» **PROBLEM DESCRIPTION**: All of the records must be given again exactly.

» **MATERIAL PROVIDED**:
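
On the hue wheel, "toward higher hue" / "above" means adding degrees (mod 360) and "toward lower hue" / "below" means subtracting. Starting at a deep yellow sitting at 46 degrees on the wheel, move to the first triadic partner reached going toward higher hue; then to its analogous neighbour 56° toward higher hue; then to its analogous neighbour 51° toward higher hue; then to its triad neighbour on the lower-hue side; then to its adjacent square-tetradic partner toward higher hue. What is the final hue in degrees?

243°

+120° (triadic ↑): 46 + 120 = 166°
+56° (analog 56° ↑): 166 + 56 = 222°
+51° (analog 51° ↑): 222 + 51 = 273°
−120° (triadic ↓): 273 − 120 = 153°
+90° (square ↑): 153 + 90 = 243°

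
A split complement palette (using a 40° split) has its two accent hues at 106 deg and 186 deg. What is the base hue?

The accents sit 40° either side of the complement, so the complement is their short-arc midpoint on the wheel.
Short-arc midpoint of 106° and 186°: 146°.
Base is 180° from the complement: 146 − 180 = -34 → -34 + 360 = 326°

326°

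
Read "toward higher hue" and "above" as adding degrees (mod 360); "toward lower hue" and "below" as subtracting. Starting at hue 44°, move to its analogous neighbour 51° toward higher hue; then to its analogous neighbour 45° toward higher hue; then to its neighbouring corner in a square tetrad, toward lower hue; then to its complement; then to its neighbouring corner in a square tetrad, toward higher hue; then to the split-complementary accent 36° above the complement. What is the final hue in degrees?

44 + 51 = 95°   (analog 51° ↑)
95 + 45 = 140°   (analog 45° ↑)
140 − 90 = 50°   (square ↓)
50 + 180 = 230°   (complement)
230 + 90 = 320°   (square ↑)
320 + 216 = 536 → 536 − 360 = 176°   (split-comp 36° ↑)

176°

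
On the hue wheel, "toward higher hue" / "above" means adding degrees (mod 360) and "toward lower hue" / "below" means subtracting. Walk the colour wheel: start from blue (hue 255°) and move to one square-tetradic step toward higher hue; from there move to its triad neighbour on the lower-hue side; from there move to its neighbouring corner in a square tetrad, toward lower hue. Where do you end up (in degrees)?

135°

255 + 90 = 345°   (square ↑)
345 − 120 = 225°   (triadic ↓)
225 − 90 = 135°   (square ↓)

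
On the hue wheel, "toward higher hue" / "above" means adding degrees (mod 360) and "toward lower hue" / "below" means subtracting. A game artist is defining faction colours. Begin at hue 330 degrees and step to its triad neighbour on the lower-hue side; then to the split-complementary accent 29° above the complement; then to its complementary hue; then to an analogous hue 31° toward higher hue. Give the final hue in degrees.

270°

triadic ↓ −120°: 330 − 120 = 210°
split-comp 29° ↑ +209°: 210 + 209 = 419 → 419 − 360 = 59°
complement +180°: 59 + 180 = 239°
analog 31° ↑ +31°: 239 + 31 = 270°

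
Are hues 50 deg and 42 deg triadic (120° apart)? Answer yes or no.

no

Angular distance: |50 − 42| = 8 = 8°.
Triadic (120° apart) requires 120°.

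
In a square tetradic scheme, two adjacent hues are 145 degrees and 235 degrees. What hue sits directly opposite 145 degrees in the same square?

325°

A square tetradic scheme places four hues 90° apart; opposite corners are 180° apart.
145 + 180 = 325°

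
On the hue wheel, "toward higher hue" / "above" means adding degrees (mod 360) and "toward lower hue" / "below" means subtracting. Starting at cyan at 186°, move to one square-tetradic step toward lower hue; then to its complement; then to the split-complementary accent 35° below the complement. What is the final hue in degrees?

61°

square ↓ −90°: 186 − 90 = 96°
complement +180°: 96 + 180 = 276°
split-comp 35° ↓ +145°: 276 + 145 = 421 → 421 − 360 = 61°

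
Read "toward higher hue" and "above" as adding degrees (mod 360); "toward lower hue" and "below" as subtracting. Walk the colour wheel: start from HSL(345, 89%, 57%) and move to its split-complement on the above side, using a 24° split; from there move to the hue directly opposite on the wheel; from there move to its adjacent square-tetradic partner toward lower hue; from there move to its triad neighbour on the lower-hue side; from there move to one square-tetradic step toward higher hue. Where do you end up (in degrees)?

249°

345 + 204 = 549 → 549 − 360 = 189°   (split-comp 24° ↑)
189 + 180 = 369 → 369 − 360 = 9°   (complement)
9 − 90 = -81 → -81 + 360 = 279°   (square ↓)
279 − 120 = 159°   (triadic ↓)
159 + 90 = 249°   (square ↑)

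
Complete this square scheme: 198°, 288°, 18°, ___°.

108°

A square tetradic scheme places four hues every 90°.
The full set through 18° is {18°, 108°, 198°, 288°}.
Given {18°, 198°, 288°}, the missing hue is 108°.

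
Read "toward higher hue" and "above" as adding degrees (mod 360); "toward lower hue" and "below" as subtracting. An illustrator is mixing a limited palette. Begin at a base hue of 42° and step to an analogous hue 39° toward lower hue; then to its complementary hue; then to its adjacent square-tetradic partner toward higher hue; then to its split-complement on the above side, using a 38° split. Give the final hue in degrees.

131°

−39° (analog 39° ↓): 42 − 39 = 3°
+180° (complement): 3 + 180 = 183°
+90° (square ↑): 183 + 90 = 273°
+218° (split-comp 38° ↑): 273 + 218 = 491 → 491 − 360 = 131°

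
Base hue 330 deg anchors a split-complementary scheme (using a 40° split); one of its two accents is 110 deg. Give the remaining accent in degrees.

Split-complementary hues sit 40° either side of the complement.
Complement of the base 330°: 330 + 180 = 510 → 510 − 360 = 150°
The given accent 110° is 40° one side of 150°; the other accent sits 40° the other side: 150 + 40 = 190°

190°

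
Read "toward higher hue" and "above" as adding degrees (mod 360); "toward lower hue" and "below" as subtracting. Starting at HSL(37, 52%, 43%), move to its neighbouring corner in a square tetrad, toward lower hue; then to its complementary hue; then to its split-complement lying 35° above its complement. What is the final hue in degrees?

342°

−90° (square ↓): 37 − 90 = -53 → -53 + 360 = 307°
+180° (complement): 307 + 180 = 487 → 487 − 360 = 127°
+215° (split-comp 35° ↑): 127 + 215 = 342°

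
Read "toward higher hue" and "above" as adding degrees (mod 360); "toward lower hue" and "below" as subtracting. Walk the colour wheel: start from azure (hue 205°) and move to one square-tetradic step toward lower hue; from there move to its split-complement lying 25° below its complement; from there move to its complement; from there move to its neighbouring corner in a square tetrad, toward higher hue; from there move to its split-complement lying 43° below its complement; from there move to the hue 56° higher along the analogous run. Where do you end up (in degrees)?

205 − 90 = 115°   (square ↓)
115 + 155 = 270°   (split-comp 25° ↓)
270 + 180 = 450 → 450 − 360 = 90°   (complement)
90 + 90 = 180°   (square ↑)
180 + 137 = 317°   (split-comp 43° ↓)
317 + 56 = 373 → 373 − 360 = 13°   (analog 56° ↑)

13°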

» **RESULT OF THE TASK**:
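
On the hue wheel, "toward higher hue" / "above" means adding degrees (mod 360) and "toward lower hue" / "below" means subtracting. Starting at a deep yellow sitting at 46 degrees on the wheel, move to the first triadic partner reached going toward higher hue; then to its analogous neighbour 56° toward higher hue; then to its analogous neighbour 51° toward higher hue; then to its triad neighbour on the lower-hue side; then to its adjacent square-tetradic partner toward higher hue. What is the final hue in degrees?

243°

+120° (triadic ↑): 46 + 120 = 166°
+56° (analog 56° ↑): 166 + 56 = 222°
+51° (analog 51° ↑): 222 + 51 = 273°
−120° (triadic ↓): 273 − 120 = 153°
+90° (square ↑): 153 + 90 = 243°

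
A split complement palette (using a 40° split) has its two accent hues at 106 deg and 186 deg. What is the base hue?

The accents sit 40° either side of the complement, so the complement is their short-arc midpoint on the wheel.
Short-arc midpoint of 106° and 186°: 146°.
Base is 180° from the complement: 146 − 180 = -34 → -34 + 360 = 326°

326°

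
Read "toward higher hue" and "above" as adding degrees (mod 360); "toward lower hue" and "below" as subtracting. Starting at hue 44°, move to its analogous neighbour 51° toward higher hue; then to its analogous neighbour 45° toward higher hue; then to its neighbouring corner in a square tetrad, toward lower hue; then to its complement; then to its neighbouring corner in a square tetrad, toward higher hue; then to the split-complementary accent 36° above the complement. What is the final hue in degrees?

44 + 51 = 95°   (analog 51° ↑)
95 + 45 = 140°   (analog 45° ↑)
140 − 90 = 50°   (square ↓)
50 + 180 = 230°   (complement)
230 + 90 = 320°   (square ↑)
320 + 216 = 536 → 536 − 360 = 176°   (split-comp 36° ↑)

176°

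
On the hue wheel, "toward higher hue" / "above" means adding degrees (mod 360) and "toward lower hue" / "below" means subtracting. Walk the colour wheel: start from blue (hue 255°) and move to one square-tetradic step toward higher hue; from there move to its triad neighbour on the lower-hue side; from there move to its neighbouring corner in a square tetrad, toward lower hue. Where do you end up (in degrees)?

135°

255 + 90 = 345°   (square ↑)
345 − 120 = 225°   (triadic ↓)
225 − 90 = 135°   (square ↓)

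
On the hue wheel, "toward higher hue" / "above" means adding degrees (mod 360) and "toward lower hue" / "below" means subtracting. A game artist is defining faction colours. Begin at hue 330 degrees and step to its triad neighbour on the lower-hue side; then to the split-complementary accent 29° above the complement; then to its complementary hue; then to an analogous hue 31° toward higher hue. Give the final hue in degrees.

270°

triadic ↓ −120°: 330 − 120 = 210°
split-comp 29° ↑ +209°: 210 + 209 = 419 → 419 − 360 = 59°
complement +180°: 59 + 180 = 239°
analog 31° ↑ +31°: 239 + 31 = 270°

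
Are hues 50 deg and 42 deg triadic (120° apart)? Answer yes or no.

no

Angular distance: |50 − 42| = 8 = 8°.
Triadic (120° apart) requires 120°.

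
In a square tetradic scheme, two adjacent hues are 145 degrees and 235 degrees. What hue sits directly opposite 145 degrees in the same square?

325°

A square tetradic scheme places four hues 90° apart; opposite corners are 180° apart.
145 + 180 = 325°

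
On the hue wheel, "toward higher hue" / "above" means adding degrees (mod 360) and "toward lower hue" / "below" means subtracting. Starting at cyan at 186°, move to one square-tetradic step toward lower hue; then to its complement; then to the split-complementary accent 35° below the complement. What is the final hue in degrees?

61°

square ↓ −90°: 186 − 90 = 96°
complement +180°: 96 + 180 = 276°
split-comp 35° ↓ +145°: 276 + 145 = 421 → 421 − 360 = 61°

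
Read "toward higher hue" and "above" as adding degrees (mod 360); "toward lower hue" and "below" as subtracting. Walk the colour wheel: start from HSL(345, 89%, 57%) and move to its split-complement on the above side, using a 24° split; from there move to the hue directly opposite on the wheel; from there move to its adjacent square-tetradic partner toward lower hue; from there move to its triad neighbour on the lower-hue side; from there move to one square-tetradic step toward higher hue. Where do you end up (in degrees)?

249°

345 + 204 = 549 → 549 − 360 = 189°   (split-comp 24° ↑)
189 + 180 = 369 → 369 − 360 = 9°   (complement)
9 − 90 = -81 → -81 + 360 = 279°   (square ↓)
279 − 120 = 159°   (triadic ↓)
159 + 90 = 249°   (square ↑)

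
Complete this square scheme: 198°, 288°, 18°, ___°.

108°

A square tetradic scheme places four hues every 90°.
The full set through 18° is {18°, 108°, 198°, 288°}.
Given {18°, 198°, 288°}, the missing hue is 108°.

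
Read "toward higher hue" and "above" as adding degrees (mod 360); "toward lower hue" and "below" as subtracting. An illustrator is mixing a limited palette. Begin at a base hue of 42° and step to an analogous hue 39° toward lower hue; then to its complementary hue; then to its adjacent square-tetradic partner toward higher hue; then to its split-complement on the above side, using a 38° split. Give the final hue in degrees.

131°

−39° (analog 39° ↓): 42 − 39 = 3°
+180° (complement): 3 + 180 = 183°
+90° (square ↑): 183 + 90 = 273°
+218° (split-comp 38° ↑): 273 + 218 = 491 → 491 − 360 = 131°

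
Base hue 330 deg anchors a split-complementary scheme (using a 40° split); one of its two accents is 110 deg. Give the remaining accent in degrees.

Split-complementary hues sit 40° either side of the complement.
Complement of the base 330°: 330 + 180 = 510 → 510 − 360 = 150°
The given accent 110° is 40° one side of 150°; the other accent sits 40° the other side: 150 + 40 = 190°

190°

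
Read "toward higher hue" and "above" as adding degrees (mod 360); "toward lower hue" and "below" as subtracting. Starting at HSL(37, 52%, 43%), move to its neighbouring corner in a square tetrad, toward lower hue; then to its complementary hue; then to its split-complement lying 35° above its complement. What is the final hue in degrees?

342°

−90° (square ↓): 37 − 90 = -53 → -53 + 360 = 307°
+180° (complement): 307 + 180 = 487 → 487 − 360 = 127°
+215° (split-comp 35° ↑): 127 + 215 = 342°

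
Read "toward higher hue" and "above" as adding degrees (mod 360); "toward lower hue" and "below" as subtracting. Walk the colour wheel: start from azure (hue 205°) and move to one square-tetradic step toward lower hue; from there move to its split-complement lying 25° below its complement; from there move to its complement; from there move to its neighbouring corner in a square tetrad, toward higher hue; from there move to its split-complement lying 43° below its complement; from there move to the hue 56° higher along the analogous run. Where do you end up (in degrees)?

205 − 90 = 115°   (square ↓)
115 + 155 = 270°   (split-comp 25° ↓)
270 + 180 = 450 → 450 − 360 = 90°   (complement)
90 + 90 = 180°   (square ↑)
180 + 137 = 317°   (split-comp 43° ↓)
317 + 56 = 373 → 373 − 360 = 13°   (analog 56° ↑)

13°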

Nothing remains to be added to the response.